Action item
Copy the records below verbatim, from the first line through the line containing "Thornfield Municipality Ordinances, Section", inclusive, and output nothing else.

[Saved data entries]
────────────────────
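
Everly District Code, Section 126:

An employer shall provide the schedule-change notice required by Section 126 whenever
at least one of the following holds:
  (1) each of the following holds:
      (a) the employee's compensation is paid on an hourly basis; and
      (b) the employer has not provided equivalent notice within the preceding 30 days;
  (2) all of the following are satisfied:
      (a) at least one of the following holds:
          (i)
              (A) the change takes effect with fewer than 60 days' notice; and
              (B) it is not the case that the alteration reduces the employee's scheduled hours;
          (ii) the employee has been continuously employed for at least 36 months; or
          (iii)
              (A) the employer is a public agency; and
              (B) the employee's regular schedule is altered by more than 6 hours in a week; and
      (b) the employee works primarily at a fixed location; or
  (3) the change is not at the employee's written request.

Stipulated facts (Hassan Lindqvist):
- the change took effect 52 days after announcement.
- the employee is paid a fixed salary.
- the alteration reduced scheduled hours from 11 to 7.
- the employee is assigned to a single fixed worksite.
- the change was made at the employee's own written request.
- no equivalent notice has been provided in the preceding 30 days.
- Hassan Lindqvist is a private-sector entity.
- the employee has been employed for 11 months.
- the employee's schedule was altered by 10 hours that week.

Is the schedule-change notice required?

No — not required.

(a) hourly-paid — not met.
(b) no recent notice — met.
(1): F AND T → false.
(A) < 60 days' notice — satisfied.
(B) not (hours reduced) — fails.
(i): T AND F → false.
(ii) tenure ≥ 36 mo. — not met.
(A) public agency — fails.
(B) schedule shift > 6h — met.
So (iii) is not satisfied (F AND T).
(a) = F OR F OR F = false.
(b) fixed location — holds.
(2) = F AND T = false.
(3) not employee-requested — not met.
Overall: F OR F OR F → false.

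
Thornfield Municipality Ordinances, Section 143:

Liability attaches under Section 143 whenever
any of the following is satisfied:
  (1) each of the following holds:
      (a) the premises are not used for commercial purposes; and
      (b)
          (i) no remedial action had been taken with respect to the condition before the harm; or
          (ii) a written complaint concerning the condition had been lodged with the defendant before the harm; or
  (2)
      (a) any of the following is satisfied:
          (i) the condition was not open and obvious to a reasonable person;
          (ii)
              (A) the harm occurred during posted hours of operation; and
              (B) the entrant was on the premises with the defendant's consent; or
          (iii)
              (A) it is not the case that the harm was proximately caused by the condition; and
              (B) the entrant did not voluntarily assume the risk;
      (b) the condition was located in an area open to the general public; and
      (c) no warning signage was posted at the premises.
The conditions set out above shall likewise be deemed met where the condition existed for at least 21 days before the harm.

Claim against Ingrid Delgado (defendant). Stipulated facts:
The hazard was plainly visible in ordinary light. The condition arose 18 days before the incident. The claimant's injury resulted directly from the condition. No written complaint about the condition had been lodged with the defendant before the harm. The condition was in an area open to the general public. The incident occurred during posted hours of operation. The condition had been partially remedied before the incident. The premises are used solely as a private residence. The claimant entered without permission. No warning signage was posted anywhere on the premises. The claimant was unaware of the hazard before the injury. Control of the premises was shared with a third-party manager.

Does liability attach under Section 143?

(a) not (commercial use) — satisfied.
(i) no remedial action — not met.
(ii) complaint lodged — fails.
So (b) is not satisfied (F OR F).
So (1) is not satisfied (T AND F).
(i) not open/obvious — not met.
(A) during posted hours — holds.
(B) consent to enter — not satisfied.
So (ii) is not satisfied (T AND F).
(A) not (proximate cause) — not met.
(B) no assumed risk — holds.
So (iii) is not satisfied (F AND T).
So (a) is not satisfied (F OR F OR F).
(b) public area — holds.
(c) no signage posted — satisfied.
So (2) is not satisfied (F AND T AND T).
Overall: F OR F → false.
Exception (condition ≥21 days old) — not satisfied.
Result: main false OR exception false → false.

No — not liable.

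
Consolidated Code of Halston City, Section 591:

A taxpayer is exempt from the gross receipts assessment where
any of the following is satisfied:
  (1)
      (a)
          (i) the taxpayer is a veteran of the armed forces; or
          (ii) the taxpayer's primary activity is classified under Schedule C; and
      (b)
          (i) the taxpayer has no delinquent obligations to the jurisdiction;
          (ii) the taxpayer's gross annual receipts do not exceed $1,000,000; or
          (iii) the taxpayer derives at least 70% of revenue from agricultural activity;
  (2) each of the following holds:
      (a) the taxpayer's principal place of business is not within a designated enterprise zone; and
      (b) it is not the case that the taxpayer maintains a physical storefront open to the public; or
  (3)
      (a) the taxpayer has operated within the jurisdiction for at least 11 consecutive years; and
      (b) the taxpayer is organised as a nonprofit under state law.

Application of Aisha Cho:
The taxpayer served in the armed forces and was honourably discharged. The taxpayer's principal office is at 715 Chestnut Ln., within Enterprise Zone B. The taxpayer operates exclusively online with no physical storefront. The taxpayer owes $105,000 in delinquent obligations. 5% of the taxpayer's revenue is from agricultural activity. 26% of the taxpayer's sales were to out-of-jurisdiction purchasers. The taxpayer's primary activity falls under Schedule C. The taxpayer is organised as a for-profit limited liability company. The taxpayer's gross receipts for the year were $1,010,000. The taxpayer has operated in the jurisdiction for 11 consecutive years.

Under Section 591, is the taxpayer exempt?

(i) veteran — satisfied.
(ii) Schedule C activity — satisfied.
(a): T OR T → true.
(i) no delinquency — fails.
(ii) receipts ≤ $1,000,000 — not satisfied.
(iii) ≥70% agricultural — not satisfied.
So (b) is not satisfied (F OR F OR F).
So (1) is not satisfied (T AND F).
(a) not (in enterprise zone) — fails.
(b) not (has storefront) — holds.
So (2) is not satisfied (F AND T).
(a) ≥ 11 yrs in jurisdiction — satisfied.
(b) nonprofit — not satisfied.
(3) = T AND F = false.
So Overall is not satisfied (F OR F OR F).

No — not exempt.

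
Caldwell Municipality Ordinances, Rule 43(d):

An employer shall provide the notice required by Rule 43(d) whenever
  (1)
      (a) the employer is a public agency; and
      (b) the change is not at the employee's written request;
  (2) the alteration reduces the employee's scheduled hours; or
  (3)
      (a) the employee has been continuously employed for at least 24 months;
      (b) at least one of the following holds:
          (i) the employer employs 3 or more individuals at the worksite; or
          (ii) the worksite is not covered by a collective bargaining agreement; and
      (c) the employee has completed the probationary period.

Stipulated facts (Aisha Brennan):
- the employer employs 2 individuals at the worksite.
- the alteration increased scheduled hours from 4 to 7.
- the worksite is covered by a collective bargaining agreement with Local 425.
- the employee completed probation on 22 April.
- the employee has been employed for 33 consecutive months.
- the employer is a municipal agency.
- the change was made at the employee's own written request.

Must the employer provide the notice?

No — not required.

(a) public agency — satisfied.
(b) not employee-requested — not satisfied.
(1): T AND F → false.
(2) hours reduced — fails.
(a) tenure ≥ 24 mo. — met.
(i) ≥ 3 at site — not satisfied.
(ii) no CBA — fails.
(b) = F OR F = false.
(c) past probation — met.
(3) = T AND F AND T = false.
Overall = F OR F OR F = false.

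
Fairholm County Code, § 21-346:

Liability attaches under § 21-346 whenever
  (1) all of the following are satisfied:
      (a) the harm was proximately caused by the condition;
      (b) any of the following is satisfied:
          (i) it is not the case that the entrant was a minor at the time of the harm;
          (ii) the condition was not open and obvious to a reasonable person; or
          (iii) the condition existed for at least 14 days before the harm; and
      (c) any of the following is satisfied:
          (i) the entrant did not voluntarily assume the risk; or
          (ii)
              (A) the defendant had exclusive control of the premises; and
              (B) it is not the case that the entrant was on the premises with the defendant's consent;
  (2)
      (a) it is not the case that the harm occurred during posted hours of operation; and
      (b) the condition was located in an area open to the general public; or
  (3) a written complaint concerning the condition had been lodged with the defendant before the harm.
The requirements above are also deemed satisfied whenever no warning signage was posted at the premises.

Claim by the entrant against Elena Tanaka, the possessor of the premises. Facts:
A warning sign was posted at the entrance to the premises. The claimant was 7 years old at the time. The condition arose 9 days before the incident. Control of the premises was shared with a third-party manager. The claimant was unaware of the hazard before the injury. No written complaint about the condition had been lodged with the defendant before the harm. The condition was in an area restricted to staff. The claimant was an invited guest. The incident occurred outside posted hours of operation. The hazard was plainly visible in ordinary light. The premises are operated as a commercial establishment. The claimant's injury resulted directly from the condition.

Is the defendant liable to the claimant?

No — not liable.

(a) proximate cause — satisfied.
(i) not (entrant a minor) — not satisfied.
(ii) not open/obvious — fails.
(iii) condition ≥14 days old — not satisfied.
So (b) is not satisfied (F OR F OR F).
(i) no assumed risk — satisfied.
(A) exclusive control — not met.
(B) not (consent to enter) — not met.
(ii): F AND F → false.
So (c) is satisfied (T OR F).
(1): T AND F AND T → false.
(a) not (during posted hours) — satisfied.
(b) public area — not met.
(2): T AND F → false.
(3) complaint lodged — fails.
So Overall is not satisfied (F OR F OR F).
Exception (no signage posted) — not satisfied.
Result: main false OR exception false → false.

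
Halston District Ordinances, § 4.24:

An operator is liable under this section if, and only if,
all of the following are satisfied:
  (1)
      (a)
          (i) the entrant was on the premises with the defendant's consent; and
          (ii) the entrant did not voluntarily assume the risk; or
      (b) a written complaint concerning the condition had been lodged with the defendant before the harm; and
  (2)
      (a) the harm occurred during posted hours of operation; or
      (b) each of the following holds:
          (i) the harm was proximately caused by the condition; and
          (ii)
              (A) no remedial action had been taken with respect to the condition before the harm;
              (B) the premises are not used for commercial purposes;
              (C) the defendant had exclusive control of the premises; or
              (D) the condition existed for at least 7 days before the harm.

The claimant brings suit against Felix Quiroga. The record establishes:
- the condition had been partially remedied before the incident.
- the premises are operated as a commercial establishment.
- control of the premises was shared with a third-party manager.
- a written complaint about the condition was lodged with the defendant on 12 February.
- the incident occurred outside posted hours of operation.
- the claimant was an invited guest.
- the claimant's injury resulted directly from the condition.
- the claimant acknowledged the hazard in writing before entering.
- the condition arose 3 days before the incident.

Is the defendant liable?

(i) consent to enter — holds.
(ii) no assumed risk — not met.
(a) = T AND F = false.
(b) complaint lodged — satisfied.
(1) = F OR T = true.
(a) during posted hours — not met.
(i) proximate cause — met.
(A) no remedial action — not met.
(B) not (commercial use) — not met.
(C) exclusive control — not satisfied.
(D) condition ≥7 days old — not satisfied.
So (ii) is not satisfied (F OR F OR F OR F).
(b) = T AND F = false.
(2): F OR F → false.
Overall = T AND F = false.

No — not liable.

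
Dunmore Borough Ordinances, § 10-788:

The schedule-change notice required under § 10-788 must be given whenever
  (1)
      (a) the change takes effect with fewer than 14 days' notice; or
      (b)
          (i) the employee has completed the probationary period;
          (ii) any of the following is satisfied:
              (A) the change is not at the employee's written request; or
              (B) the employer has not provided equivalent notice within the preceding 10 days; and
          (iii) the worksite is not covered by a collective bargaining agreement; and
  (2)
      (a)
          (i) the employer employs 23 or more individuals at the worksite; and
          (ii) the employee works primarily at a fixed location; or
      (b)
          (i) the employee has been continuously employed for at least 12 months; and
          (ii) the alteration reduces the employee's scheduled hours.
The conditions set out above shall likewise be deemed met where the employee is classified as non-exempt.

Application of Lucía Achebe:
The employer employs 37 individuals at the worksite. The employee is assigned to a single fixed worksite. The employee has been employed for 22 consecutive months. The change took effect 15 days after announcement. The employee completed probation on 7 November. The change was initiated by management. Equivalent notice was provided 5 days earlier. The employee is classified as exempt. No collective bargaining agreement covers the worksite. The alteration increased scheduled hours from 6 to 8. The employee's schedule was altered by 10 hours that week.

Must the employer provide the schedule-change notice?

Yes — required.

(a) < 14 days' notice — fails.
(i) past probation — satisfied.
(A) not employee-requested — satisfied.
(B) no recent notice — not satisfied.
(ii): T OR F → true.
(iii) no CBA — holds.
So (b) is satisfied (T AND T AND T).
(1) = F OR T = true.
(i) ≥ 23 at site — satisfied.
(ii) fixed location — satisfied.
So (a) is satisfied (T AND T).
(i) tenure ≥ 12 mo. — holds.
(ii) hours reduced — not met.
So (b) is not satisfied (T AND F).
(2) = T OR F = true.
Overall = T AND T = true.
Exception (non-exempt) — not satisfied.
Result: main true OR exception false → true.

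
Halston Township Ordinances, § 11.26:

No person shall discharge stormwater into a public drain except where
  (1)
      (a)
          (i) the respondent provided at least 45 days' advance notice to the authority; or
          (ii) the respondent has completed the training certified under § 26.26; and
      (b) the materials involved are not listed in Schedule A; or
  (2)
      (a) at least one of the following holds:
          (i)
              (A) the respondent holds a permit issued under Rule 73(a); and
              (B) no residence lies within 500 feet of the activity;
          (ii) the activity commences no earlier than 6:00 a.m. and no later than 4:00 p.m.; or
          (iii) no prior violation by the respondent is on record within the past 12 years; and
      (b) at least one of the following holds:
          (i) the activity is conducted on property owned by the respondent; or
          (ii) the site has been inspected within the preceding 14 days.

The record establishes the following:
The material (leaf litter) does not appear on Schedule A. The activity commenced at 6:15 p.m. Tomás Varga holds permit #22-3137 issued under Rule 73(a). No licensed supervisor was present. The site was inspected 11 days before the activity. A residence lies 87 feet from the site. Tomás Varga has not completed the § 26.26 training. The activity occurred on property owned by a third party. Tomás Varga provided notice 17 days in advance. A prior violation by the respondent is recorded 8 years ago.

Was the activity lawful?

(i) ≥45 days' notice — fails.
(ii) training certified — fails.
(a) = F OR F = false.
(b) not (Schedule A material) — met.
(1) = F AND T = false.
(A) holds permit — holds.
(B) no residence in 500 ft — not met.
So (i) is not satisfied (T AND F).
(ii) start within hours — not met.
(iii) no prior violation — not met.
(a) = F OR F OR F = false.
(i) own property — not satisfied.
(ii) site inspected — holds.
(b): F OR T → true.
(2) = F AND T = false.
So Overall is not satisfied (F OR F).

No — unlawful.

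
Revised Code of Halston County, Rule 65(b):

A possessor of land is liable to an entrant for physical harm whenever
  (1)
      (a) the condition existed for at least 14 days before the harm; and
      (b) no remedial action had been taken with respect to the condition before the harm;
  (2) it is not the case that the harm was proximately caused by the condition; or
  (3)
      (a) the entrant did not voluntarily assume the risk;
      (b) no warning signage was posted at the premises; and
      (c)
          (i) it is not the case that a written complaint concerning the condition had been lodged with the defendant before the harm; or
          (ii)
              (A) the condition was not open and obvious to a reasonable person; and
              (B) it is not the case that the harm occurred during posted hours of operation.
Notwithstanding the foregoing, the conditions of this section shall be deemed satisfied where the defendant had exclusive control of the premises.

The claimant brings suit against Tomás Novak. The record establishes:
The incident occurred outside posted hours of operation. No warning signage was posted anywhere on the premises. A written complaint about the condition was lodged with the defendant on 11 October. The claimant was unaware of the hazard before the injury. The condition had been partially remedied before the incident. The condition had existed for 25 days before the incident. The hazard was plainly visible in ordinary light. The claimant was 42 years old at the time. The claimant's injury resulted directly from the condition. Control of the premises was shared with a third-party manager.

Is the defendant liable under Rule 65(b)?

(a) condition ≥14 days old — met.
(b) no remedial action — fails.
(1) = T AND F = false.
(2) not (proximate cause) — fails.
(a) no assumed risk — satisfied.
(b) no signage posted — satisfied.
(i) not (complaint lodged) — not satisfied.
(A) not open/obvious — fails.
(B) not (during posted hours) — met.
So (ii) is not satisfied (F AND T).
So (c) is not satisfied (F OR F).
(3): T AND T AND F → false.
So Overall is not satisfied (F OR F OR F).
Exception (exclusive control) — not satisfied.
Result: main false OR exception false → false.

No — not liable.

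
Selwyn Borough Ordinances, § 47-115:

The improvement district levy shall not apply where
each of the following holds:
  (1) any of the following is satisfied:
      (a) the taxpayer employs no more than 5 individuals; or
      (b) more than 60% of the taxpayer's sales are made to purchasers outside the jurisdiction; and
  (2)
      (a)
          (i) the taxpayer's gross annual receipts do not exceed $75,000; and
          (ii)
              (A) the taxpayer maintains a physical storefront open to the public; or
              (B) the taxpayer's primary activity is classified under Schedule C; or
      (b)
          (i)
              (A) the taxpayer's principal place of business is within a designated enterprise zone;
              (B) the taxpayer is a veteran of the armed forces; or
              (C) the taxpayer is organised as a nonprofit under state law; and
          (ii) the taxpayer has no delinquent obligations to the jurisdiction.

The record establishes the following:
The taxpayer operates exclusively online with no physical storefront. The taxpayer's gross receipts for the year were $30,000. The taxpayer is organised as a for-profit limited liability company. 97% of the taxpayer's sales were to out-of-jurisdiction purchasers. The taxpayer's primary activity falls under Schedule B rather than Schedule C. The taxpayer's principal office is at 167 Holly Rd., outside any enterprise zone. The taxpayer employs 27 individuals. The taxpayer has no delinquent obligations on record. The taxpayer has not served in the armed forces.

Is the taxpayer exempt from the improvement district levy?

(a) ≤ 5 employees — not met.
(b) >60% out-of-jur. sales — holds.
(1) = F OR T = true.
(i) receipts ≤ $75,000 — met.
(A) has storefront — fails.
(B) Schedule C activity — not met.
(ii) = F OR F = false.
So (a) is not satisfied (T AND F).
(A) in enterprise zone — not met.
(B) veteran — not met.
(C) nonprofit — fails.
So (i) is not satisfied (F OR F OR F).
(ii) no delinquency — satisfied.
So (b) is not satisfied (F AND T).
(2) = F OR F = false.
So Overall is not satisfied (T AND F).

No — not exempt.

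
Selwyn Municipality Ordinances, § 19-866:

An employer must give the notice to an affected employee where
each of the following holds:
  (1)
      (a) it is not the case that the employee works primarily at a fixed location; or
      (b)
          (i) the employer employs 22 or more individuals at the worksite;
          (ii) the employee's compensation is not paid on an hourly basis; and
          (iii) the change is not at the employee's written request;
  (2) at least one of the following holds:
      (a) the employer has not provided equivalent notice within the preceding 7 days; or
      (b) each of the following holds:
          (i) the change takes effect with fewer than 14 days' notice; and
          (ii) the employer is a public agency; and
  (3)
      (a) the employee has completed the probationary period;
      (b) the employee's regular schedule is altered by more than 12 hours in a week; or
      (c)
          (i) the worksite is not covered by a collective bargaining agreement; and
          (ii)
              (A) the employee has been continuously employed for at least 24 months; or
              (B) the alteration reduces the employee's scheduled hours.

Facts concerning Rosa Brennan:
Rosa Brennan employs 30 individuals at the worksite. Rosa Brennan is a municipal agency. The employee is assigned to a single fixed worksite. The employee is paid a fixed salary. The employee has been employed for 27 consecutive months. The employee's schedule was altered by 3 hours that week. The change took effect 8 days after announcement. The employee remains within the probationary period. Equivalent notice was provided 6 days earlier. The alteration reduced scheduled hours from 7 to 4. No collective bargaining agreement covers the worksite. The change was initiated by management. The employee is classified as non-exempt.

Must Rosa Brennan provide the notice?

(a) not (fixed location) — not met.
(i) ≥ 22 at site — holds.
(ii) not (hourly-paid) — holds.
(iii) not employee-requested — satisfied.
(b): T AND T AND T → true.
(1) = F OR T = true.
(a) no recent notice — not met.
(i) < 14 days' notice — satisfied.
(ii) public agency — satisfied.
(b): T AND T → true.
(2): F OR T → true.
(a) past probation — fails.
(b) schedule shift > 12h — fails.
(i) no CBA — holds.
(A) tenure ≥ 24 mo. — satisfied.
(B) hours reduced — satisfied.
(ii): T OR T → true.
(c) = T AND T = true.
(3): F OR F OR T → true.
Overall: T AND T AND T → true.

Yes — required.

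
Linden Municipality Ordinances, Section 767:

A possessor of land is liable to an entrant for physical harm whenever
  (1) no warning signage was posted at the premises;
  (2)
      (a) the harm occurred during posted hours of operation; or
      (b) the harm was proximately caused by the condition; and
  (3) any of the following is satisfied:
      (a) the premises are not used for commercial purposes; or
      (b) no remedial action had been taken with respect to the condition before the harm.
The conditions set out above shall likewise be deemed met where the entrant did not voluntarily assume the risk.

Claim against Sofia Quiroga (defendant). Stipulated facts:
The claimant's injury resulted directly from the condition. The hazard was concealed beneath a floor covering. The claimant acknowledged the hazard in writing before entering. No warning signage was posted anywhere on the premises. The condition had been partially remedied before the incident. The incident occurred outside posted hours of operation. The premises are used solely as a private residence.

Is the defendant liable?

(1) no signage posted — holds.
(a) during posted hours — not met.
(b) proximate cause — holds.
So (2) is satisfied (F OR T).
(a) not (commercial use) — holds.
(b) no remedial action — not met.
(3): T OR F → true.
Overall = T AND T AND T = true.
Exception (no assumed risk) — not satisfied.
Result: main true OR exception false → true.

Yes — liable.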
────────────────────
Answer for this exercise
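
Everly District Code, Section 126:

An employer shall provide the schedule-change notice required by Section 126 whenever
at least one of the following holds:
  (1) each of the following holds:
      (a) the employee's compensation is paid on an hourly basis; and
      (b) the employer has not provided equivalent notice within the preceding 30 days;
  (2) all of the following are satisfied:
      (a) at least one of the following holds:
          (i)
              (A) the change takes effect with fewer than 60 days' notice; and
              (B) it is not the case that the alteration reduces the employee's scheduled hours;
          (ii) the employee has been continuously employed for at least 36 months; or
          (iii)
              (A) the employer is a public agency; and
              (B) the employee's regular schedule is altered by more than 6 hours in a week; and
      (b) the employee works primarily at a fixed location; or
  (3) the change is not at the employee's written request.

Stipulated facts (Hassan Lindqvist):
- the change took effect 52 days after announcement.
- the employee is paid a fixed salary.
- the alteration reduced scheduled hours from 11 to 7.
- the employee is assigned to a single fixed worksite.
- the change was made at the employee's own written request.
- no equivalent notice has been provided in the preceding 30 days.
- Hassan Lindqvist is a private-sector entity.
- the employee has been employed for 11 months.
- the employee's schedule was altered by 10 hours that week.

Is the schedule-change notice required?

No — not required.

(a) hourly-paid — not met.
(b) no recent notice — met.
(1): F AND T → false.
(A) < 60 days' notice — satisfied.
(B) not (hours reduced) — fails.
(i): T AND F → false.
(ii) tenure ≥ 36 mo. — not met.
(A) public agency — fails.
(B) schedule shift > 6h — met.
So (iii) is not satisfied (F AND T).
(a) = F OR F OR F = false.
(b) fixed location — holds.
(2) = F AND T = false.
(3) not employee-requested — not met.
Overall: F OR F OR F → false.

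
Thornfield Municipality Ordinances, Section 143: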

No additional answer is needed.